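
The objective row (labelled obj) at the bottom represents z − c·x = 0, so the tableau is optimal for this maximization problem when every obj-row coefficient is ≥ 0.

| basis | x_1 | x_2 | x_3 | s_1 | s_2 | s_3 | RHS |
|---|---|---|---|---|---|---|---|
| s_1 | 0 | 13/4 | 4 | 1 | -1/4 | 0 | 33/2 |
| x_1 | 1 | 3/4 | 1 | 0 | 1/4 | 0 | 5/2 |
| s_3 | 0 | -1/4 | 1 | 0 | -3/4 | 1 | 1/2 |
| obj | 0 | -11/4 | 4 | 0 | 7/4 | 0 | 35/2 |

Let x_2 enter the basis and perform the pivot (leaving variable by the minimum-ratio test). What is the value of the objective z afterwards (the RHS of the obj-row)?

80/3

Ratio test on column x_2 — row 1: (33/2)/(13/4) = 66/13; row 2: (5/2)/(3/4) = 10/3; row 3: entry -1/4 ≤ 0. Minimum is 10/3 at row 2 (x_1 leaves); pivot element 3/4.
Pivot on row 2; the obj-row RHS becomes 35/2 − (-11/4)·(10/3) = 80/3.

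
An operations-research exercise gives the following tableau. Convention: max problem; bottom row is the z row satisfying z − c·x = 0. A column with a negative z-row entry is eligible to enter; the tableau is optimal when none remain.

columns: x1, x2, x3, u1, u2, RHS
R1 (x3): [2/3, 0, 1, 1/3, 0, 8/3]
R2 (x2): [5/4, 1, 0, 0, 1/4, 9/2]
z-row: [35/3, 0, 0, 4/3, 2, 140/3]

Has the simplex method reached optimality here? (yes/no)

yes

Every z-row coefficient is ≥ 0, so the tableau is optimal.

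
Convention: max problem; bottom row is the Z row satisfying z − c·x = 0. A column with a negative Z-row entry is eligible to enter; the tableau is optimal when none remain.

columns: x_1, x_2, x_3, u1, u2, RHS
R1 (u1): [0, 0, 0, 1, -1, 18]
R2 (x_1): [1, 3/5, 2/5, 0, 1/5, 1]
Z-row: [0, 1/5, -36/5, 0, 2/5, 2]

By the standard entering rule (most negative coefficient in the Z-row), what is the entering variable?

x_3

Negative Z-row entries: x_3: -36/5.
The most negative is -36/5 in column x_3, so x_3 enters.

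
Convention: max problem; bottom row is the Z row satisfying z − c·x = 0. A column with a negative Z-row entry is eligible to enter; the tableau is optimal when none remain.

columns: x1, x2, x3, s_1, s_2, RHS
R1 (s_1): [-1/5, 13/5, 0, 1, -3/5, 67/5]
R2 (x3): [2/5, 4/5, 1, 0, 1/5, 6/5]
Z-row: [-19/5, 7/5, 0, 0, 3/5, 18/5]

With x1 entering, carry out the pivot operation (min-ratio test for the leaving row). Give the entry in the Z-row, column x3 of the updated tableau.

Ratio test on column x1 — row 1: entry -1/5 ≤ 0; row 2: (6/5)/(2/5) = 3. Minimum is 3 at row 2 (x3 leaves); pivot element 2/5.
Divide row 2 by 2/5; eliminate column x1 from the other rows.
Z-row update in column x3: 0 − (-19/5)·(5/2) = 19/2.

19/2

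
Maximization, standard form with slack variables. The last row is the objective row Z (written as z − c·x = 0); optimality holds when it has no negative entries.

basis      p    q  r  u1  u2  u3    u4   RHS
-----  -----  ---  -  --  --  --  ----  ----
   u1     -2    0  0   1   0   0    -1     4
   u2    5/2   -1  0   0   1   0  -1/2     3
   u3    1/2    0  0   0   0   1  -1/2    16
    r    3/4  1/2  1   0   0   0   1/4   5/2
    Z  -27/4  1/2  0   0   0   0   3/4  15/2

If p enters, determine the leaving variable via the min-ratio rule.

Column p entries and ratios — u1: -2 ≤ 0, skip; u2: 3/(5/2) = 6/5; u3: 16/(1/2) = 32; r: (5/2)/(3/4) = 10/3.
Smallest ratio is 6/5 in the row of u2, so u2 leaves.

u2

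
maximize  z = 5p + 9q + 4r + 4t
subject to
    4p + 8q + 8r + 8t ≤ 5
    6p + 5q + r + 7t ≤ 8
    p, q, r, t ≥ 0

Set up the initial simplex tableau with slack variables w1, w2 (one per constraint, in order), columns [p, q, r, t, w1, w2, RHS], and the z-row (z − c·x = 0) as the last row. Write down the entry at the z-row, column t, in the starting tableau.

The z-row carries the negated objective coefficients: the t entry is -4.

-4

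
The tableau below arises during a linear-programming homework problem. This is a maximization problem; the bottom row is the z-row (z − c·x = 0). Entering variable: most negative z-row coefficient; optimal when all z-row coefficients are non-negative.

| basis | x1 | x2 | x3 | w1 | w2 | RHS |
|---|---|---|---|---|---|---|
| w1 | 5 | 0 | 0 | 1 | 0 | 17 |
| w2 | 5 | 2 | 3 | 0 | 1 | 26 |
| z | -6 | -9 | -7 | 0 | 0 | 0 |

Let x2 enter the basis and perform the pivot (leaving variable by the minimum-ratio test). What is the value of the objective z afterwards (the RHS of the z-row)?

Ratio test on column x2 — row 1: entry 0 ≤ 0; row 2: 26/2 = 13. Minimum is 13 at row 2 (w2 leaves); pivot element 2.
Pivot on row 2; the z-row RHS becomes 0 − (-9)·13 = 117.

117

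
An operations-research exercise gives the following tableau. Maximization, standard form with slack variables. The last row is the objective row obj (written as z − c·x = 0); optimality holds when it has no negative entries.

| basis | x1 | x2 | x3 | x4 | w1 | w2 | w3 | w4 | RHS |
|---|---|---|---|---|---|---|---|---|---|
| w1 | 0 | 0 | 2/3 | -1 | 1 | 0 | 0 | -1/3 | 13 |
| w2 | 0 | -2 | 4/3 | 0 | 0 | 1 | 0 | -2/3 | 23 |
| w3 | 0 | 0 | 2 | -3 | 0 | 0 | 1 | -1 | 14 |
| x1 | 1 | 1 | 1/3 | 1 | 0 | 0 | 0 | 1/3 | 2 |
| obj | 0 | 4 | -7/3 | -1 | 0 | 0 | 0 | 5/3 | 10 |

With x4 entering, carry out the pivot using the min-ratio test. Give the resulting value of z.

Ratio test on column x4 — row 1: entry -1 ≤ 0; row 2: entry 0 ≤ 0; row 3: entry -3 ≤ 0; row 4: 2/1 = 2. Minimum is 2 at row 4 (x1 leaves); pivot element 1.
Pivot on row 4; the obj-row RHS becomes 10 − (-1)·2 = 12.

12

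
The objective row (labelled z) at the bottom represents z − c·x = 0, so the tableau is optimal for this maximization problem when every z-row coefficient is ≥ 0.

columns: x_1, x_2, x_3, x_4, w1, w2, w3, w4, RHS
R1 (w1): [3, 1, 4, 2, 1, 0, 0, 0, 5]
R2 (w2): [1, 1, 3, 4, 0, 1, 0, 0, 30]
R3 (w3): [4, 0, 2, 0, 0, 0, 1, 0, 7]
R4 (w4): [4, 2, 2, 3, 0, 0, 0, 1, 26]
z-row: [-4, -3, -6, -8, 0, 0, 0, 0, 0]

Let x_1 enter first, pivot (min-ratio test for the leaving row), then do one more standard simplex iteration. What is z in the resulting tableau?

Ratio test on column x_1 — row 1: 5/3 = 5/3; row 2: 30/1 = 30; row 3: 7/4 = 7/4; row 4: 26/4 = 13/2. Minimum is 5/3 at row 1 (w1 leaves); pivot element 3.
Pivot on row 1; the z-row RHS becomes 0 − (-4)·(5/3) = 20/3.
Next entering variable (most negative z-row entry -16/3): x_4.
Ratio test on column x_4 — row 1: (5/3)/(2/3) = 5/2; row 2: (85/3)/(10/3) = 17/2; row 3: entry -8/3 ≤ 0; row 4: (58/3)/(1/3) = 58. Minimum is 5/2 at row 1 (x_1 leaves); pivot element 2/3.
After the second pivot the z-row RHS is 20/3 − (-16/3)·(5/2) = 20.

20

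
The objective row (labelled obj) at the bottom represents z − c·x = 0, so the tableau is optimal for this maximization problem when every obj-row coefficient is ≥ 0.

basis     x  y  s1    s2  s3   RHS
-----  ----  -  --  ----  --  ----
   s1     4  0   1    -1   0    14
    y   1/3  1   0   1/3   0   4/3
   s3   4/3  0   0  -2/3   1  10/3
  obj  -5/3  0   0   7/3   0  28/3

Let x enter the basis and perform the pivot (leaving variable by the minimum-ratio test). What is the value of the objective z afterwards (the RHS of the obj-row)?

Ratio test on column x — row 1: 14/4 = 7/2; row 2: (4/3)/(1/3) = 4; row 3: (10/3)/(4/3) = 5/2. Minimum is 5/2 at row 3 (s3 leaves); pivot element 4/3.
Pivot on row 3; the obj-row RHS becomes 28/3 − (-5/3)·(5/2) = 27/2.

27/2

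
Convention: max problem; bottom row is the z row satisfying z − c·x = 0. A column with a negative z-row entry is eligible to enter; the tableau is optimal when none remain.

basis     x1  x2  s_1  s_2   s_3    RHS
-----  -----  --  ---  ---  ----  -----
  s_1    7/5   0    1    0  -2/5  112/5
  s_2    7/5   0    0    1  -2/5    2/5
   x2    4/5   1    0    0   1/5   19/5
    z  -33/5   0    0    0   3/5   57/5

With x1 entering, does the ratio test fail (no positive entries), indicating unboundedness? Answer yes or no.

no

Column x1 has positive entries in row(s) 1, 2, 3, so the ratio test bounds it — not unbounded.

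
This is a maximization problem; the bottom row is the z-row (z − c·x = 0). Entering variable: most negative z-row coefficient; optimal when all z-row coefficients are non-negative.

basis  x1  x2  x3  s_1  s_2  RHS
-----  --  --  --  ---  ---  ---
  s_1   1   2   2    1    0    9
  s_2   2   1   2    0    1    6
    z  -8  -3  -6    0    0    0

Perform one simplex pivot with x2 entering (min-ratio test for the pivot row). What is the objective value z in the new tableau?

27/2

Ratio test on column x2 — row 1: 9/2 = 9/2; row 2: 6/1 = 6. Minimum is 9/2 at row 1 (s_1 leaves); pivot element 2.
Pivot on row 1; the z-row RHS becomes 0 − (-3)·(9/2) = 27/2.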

◇ ◇ ◇ ◇

--- Exercise details ---
With "problem" as the string to match, show every line of the entries above that has it.

--- Exercise answer ---
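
The objective row (labelled obj) at the bottom represents z − c·x = 0, so the tableau is optimal for this maximization problem when every obj-row coefficient is ≥ 0.
An operations-research exercise gives the following tableau. Convention: max problem; bottom row is the z row satisfying z − c·x = 0. A column with a negative z-row entry is eligible to enter; the tableau is optimal when none remain.
Convention: max problem; bottom row is the Z row satisfying z − c·x = 0. A column with a negative Z-row entry is eligible to enter; the tableau is optimal when none remain.
Convention: max problem; bottom row is the Z row satisfying z − c·x = 0. A column with a negative Z-row entry is eligible to enter; the tableau is optimal when none remain.
The tableau below arises during a linear-programming homework problem. This is a maximization problem; the bottom row is the z-row (z − c·x = 0). Entering variable: most negative z-row coefficient; optimal when all z-row coefficients are non-negative.
The objective row (labelled z) at the bottom represents z − c·x = 0, so the tableau is optimal for this maximization problem when every z-row coefficient is ≥ 0.
The objective row (labelled obj) at the bottom represents z − c·x = 0, so the tableau is optimal for this maximization problem when every obj-row coefficient is ≥ 0.
Convention: max problem; bottom row is the z row satisfying z − c·x = 0. A column with a negative z-row entry is eligible to enter; the tableau is optimal when none remain.
This is a maximization problem; the bottom row is the z-row (z − c·x = 0). Entering variable: most negative z-row coefficient; optimal when all z-row coefficients are non-negative.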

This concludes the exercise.